Input.

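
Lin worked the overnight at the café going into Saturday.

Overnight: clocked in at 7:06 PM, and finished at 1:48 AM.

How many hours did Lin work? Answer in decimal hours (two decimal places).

6.70 hours

Overnight: 7:06 PM → midnight = 4 h 54 min; midnight → 1:48 AM = 1 h 48 min; span 6 h 42 min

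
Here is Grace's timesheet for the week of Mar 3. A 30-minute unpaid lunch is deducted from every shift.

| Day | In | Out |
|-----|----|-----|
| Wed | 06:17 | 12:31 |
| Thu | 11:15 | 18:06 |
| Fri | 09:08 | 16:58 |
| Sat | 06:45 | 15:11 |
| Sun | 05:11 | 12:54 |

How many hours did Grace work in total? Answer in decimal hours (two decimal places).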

Task statement. Where in the records does the string "Grace" appear? Copy every line that has it.

Task response.
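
Here is Grace's timesheet for the week of Mar 3. A 30-minute unpaid lunch is deducted from every shift.
How many hours did Grace work in total? Answer in decimal hours (two decimal places).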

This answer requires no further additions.